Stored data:

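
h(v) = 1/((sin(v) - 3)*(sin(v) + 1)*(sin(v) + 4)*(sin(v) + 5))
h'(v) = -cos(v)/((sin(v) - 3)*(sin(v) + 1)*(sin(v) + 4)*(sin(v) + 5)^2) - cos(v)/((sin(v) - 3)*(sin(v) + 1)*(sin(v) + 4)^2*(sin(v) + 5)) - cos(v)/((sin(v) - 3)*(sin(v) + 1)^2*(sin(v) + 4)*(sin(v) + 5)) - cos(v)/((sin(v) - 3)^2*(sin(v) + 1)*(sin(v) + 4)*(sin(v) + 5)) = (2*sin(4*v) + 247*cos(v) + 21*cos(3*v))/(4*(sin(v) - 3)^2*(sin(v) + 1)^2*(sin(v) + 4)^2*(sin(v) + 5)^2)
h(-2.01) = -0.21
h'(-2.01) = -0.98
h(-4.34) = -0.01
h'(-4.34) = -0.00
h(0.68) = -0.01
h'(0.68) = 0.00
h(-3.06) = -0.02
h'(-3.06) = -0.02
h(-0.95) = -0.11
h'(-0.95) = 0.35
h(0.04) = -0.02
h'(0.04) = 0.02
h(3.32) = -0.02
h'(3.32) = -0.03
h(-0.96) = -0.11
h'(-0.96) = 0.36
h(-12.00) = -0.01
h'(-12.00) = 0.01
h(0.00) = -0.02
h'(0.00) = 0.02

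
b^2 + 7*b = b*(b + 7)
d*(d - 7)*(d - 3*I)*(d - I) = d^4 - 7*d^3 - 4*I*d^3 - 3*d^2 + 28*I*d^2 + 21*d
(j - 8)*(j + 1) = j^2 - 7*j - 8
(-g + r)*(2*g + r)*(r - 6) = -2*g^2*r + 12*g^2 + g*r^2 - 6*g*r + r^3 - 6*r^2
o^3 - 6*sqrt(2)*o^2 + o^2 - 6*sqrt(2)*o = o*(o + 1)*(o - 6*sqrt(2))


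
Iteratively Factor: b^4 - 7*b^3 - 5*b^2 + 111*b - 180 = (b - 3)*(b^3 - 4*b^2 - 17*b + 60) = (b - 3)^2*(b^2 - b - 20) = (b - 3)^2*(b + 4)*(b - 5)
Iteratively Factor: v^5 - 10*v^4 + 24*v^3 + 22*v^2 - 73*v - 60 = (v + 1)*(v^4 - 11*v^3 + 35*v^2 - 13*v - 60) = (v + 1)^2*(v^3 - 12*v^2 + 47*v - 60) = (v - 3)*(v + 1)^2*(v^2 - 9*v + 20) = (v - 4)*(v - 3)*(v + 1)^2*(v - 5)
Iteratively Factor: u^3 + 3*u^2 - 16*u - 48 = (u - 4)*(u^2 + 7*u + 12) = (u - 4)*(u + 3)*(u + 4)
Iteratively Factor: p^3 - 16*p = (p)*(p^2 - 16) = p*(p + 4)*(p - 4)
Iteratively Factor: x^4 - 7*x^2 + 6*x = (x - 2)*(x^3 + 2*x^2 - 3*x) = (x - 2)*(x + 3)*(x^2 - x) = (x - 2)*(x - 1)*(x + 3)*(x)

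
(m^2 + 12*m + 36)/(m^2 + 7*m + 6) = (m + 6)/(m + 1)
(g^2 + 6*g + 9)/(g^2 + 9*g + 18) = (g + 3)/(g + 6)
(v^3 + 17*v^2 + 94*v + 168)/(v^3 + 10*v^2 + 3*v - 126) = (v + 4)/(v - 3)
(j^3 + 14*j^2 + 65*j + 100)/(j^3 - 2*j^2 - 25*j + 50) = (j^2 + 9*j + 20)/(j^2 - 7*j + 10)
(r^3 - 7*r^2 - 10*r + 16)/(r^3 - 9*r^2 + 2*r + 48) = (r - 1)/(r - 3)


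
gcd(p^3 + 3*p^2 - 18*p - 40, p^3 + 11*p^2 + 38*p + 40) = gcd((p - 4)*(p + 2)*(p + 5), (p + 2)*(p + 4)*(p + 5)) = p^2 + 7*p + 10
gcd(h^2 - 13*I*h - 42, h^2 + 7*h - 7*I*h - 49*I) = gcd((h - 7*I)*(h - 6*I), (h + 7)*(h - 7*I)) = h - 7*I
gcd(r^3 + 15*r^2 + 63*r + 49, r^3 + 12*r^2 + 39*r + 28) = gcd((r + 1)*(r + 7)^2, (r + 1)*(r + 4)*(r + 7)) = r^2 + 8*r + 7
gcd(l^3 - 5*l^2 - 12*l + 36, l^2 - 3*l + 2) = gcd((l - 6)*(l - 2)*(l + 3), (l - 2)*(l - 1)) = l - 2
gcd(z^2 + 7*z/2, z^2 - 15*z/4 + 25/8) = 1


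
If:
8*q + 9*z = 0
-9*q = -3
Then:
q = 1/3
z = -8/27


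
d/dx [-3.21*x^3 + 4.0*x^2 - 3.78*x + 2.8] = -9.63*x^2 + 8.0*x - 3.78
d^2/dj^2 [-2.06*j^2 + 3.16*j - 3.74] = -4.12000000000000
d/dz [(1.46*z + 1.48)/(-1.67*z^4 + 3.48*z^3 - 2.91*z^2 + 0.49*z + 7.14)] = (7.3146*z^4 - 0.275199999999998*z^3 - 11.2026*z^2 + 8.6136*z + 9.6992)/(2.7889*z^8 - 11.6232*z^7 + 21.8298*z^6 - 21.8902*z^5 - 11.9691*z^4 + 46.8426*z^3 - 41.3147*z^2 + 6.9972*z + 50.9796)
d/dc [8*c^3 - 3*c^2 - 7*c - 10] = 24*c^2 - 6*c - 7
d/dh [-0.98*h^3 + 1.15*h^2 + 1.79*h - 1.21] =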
==
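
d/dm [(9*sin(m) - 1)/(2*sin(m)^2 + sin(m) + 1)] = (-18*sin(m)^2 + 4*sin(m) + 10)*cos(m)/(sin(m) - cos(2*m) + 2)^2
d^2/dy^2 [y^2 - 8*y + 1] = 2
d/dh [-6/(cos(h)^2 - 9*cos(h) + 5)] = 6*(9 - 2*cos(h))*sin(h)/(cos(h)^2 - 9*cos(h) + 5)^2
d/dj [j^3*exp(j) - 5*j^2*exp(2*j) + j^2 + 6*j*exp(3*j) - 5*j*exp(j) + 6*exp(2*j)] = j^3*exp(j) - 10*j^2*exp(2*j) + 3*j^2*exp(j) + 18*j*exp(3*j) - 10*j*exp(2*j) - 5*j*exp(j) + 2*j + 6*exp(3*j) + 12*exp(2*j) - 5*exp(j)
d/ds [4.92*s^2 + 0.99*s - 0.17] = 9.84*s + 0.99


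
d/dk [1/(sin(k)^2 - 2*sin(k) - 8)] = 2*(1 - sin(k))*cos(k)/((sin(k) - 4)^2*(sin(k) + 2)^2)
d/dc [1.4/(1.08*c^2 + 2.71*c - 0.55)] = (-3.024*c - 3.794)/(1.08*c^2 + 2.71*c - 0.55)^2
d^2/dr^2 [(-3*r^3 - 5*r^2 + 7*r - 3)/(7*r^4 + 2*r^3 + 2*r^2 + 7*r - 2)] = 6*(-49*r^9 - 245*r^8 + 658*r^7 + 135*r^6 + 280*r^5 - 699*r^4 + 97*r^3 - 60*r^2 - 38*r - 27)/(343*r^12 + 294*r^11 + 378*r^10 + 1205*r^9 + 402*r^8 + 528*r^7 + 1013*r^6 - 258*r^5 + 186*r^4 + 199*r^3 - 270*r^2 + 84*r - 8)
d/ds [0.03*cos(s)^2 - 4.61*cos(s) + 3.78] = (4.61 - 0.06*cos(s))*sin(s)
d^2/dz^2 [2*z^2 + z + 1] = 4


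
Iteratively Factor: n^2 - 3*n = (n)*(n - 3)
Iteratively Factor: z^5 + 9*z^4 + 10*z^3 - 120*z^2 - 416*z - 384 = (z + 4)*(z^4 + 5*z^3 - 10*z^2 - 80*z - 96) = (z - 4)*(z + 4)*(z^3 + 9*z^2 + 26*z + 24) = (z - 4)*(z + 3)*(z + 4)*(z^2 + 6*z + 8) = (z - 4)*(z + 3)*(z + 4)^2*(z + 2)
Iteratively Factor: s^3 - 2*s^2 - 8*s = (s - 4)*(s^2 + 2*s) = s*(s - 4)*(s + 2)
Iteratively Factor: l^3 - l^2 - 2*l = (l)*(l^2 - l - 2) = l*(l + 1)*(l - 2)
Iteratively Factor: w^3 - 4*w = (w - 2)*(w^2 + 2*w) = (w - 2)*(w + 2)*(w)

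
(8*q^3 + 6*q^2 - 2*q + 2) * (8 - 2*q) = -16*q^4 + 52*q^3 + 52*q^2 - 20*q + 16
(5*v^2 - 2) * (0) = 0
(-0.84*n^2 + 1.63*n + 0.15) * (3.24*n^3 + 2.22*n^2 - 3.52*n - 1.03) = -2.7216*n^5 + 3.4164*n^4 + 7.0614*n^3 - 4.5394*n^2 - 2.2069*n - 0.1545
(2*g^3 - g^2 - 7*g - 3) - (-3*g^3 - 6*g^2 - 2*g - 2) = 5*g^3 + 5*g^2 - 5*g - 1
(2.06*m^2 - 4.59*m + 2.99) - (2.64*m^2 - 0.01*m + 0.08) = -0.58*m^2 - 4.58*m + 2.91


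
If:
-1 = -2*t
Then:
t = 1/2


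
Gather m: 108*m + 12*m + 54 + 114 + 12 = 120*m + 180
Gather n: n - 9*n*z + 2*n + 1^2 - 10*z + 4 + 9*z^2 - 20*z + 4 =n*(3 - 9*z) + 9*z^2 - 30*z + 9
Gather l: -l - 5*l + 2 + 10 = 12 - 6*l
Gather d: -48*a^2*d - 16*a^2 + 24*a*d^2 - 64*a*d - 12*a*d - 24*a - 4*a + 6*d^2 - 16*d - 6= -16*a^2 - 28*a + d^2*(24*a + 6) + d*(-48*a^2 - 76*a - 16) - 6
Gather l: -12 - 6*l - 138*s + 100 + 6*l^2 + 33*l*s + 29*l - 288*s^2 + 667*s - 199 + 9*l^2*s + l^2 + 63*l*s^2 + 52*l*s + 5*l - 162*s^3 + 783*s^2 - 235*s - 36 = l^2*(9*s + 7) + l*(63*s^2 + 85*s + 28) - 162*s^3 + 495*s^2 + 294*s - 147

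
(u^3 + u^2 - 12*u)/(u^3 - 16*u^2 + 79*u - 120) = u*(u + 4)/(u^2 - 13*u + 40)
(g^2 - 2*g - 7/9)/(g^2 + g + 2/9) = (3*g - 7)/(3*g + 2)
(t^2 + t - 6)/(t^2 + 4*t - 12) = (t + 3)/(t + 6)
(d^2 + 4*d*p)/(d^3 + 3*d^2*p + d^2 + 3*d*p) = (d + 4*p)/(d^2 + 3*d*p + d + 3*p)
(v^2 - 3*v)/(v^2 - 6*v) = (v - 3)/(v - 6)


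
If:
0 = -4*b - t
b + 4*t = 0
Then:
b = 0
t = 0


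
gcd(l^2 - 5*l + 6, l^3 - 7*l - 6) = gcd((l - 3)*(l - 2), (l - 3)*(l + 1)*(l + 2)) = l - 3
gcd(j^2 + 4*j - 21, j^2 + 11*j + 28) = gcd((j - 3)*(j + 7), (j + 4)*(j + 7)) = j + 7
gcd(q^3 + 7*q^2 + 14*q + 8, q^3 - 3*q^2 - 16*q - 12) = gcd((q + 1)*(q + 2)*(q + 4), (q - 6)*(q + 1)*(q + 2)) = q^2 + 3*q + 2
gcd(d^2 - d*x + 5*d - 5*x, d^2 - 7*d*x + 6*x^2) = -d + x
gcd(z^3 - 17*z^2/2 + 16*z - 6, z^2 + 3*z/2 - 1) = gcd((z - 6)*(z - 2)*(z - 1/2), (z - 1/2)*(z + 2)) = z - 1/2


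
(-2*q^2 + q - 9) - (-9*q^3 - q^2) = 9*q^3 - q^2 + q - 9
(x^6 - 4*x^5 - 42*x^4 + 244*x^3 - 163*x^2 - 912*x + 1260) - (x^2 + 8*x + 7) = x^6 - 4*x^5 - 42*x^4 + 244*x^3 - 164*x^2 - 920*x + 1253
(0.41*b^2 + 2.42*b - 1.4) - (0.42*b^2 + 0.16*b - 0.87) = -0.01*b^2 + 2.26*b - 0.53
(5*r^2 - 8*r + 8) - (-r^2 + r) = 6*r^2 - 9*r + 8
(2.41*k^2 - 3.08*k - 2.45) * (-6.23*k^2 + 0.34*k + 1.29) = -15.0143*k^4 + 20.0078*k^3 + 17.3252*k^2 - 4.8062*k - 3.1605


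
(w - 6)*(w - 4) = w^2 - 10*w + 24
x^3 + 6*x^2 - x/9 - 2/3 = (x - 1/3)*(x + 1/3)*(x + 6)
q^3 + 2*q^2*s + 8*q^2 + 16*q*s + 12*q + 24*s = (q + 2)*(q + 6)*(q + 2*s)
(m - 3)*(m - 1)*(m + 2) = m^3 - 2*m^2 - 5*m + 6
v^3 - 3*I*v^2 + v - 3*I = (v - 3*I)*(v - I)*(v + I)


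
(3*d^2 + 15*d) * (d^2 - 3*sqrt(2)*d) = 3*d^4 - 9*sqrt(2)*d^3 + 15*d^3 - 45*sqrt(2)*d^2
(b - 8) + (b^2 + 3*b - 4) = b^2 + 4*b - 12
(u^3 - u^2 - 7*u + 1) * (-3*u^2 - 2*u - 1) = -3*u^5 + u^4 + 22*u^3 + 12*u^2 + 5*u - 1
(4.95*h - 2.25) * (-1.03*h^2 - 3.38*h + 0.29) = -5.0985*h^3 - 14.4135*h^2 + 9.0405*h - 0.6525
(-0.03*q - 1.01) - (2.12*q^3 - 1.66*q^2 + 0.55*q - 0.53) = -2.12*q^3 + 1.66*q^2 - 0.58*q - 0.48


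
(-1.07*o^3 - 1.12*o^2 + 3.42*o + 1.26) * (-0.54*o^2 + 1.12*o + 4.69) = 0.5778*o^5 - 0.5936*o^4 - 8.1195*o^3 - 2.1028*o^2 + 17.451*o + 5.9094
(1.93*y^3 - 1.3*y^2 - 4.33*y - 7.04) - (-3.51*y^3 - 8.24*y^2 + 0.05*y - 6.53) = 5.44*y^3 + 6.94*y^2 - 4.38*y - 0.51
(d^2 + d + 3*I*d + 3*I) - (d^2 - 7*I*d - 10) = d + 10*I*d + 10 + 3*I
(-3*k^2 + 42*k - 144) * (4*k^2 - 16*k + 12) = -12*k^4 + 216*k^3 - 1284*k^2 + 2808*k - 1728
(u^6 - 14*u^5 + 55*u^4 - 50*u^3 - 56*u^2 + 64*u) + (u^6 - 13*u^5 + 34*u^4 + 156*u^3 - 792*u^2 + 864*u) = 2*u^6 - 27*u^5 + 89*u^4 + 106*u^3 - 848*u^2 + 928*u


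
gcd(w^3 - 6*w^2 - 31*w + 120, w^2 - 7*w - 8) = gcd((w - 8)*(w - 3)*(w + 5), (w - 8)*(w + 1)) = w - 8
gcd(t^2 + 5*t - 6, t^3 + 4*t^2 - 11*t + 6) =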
--
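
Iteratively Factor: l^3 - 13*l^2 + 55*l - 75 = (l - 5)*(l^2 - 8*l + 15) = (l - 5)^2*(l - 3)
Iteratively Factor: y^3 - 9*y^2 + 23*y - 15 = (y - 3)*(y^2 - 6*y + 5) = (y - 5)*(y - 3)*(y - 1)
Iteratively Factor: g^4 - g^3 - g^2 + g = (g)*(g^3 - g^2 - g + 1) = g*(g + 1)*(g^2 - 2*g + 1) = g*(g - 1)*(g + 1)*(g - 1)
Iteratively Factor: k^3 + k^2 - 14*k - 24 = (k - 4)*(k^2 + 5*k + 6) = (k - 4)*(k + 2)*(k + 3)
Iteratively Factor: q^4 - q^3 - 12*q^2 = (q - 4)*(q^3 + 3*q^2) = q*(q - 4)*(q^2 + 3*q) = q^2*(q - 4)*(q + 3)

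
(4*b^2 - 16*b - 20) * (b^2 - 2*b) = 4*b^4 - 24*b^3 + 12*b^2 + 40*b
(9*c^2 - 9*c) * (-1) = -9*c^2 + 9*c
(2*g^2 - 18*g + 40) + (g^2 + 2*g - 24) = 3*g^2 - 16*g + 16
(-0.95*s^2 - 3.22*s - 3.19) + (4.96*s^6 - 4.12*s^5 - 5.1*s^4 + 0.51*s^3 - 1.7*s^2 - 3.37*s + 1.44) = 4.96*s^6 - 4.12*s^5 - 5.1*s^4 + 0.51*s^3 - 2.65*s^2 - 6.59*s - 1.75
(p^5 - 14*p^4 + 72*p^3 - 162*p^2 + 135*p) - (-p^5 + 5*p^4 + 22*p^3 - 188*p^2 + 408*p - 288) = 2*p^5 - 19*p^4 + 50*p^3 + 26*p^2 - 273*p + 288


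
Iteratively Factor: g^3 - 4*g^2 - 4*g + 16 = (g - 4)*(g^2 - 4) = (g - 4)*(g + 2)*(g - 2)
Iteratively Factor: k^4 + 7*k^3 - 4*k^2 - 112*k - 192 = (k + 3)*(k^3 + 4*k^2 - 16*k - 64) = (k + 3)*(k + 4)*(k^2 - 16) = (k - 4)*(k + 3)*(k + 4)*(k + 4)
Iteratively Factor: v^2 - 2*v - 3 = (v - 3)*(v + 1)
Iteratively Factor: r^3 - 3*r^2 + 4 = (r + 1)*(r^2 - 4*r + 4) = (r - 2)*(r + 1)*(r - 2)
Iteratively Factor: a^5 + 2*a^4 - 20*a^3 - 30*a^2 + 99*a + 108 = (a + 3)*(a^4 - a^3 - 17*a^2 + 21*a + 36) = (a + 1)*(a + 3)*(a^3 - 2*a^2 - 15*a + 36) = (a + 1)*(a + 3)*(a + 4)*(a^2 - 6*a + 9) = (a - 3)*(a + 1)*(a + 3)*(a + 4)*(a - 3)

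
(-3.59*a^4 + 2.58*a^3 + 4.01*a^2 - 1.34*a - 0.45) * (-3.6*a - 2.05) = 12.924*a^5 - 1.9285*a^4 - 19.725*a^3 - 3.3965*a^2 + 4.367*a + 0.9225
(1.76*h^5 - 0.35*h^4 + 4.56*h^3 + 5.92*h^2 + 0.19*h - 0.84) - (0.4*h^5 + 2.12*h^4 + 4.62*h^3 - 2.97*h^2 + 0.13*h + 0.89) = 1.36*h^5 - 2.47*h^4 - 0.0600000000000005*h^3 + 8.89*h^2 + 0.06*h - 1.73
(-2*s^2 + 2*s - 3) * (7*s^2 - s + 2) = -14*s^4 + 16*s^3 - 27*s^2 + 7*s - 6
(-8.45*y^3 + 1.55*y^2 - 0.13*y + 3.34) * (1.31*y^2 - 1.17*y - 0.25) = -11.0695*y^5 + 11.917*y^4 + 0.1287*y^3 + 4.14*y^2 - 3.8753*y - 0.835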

Action item: State the number of lines in the records that include the string "sqrt", without any other words.

Expected answer: 2